> Assigned task
Scan the entries that follow for the word "data", then report every line in which it appears.

> Exercise material
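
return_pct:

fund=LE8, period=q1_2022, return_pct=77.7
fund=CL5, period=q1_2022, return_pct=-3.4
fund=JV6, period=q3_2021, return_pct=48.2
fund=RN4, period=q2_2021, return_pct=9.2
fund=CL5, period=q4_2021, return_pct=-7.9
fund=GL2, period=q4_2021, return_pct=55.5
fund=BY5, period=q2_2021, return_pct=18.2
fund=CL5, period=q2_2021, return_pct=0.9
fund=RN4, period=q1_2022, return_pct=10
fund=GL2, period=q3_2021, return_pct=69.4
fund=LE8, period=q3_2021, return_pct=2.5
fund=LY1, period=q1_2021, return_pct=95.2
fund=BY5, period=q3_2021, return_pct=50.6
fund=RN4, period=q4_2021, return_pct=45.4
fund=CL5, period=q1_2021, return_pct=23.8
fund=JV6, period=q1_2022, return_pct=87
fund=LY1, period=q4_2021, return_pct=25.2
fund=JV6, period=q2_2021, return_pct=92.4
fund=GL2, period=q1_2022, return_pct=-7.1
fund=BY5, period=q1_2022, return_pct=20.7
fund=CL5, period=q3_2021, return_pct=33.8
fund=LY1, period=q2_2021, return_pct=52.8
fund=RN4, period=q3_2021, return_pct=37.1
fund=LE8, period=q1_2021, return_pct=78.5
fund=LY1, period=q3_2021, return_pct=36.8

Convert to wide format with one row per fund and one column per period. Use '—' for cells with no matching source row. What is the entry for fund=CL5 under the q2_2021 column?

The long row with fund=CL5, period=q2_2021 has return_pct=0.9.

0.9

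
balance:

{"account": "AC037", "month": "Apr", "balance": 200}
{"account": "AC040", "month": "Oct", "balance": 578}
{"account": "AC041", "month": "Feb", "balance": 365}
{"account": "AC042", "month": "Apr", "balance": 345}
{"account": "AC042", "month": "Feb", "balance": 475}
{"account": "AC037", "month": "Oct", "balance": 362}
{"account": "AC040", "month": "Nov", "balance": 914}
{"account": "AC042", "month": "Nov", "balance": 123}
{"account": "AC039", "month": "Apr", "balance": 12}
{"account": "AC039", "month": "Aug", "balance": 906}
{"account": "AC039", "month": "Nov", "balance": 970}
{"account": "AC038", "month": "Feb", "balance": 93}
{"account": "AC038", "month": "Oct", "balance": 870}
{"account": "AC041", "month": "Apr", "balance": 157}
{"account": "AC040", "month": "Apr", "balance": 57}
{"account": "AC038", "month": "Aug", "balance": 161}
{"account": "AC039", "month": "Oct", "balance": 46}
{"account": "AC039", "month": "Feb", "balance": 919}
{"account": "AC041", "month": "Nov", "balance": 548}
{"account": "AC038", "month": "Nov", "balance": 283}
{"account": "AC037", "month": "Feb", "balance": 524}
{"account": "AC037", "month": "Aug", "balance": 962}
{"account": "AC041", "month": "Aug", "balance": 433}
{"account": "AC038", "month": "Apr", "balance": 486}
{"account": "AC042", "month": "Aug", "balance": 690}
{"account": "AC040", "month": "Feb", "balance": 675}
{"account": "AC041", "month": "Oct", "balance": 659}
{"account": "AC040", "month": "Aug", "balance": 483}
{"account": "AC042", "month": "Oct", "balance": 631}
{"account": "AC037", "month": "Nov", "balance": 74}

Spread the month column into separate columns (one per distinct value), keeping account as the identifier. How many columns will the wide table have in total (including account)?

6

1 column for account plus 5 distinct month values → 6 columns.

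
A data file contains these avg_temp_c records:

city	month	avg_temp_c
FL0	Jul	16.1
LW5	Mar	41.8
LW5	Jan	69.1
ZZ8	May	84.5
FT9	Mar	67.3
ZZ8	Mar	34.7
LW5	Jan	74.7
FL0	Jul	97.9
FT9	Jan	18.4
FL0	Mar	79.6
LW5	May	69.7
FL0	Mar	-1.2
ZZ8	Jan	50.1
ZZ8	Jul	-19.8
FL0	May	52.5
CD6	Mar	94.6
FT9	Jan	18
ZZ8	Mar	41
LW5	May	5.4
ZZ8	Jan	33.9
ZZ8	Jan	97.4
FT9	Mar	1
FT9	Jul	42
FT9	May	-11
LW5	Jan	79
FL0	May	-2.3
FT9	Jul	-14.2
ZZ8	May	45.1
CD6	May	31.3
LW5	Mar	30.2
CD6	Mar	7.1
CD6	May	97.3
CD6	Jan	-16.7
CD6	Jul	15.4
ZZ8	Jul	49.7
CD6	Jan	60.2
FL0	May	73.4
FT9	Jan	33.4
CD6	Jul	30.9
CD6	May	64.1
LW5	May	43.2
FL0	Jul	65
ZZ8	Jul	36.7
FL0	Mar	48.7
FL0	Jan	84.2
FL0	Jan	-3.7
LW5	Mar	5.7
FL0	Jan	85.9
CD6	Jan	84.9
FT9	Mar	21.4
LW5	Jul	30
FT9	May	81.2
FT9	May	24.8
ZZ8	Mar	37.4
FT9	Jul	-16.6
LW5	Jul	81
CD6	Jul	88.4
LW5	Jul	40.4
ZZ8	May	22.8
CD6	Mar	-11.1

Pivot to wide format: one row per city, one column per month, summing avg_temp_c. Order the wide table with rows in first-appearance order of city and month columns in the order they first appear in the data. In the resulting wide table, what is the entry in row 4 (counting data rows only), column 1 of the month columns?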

> Result below
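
A data file contains these avg_temp_c records:
Pivot to wide format: one row per city, one column per month, summing avg_temp_c. Order the wide table with rows in first-appearance order of city and month columns in the order they first appear in the data. In the resulting wide table, what is the entry in row 4 (counting data rows only), column 1 of the month columns?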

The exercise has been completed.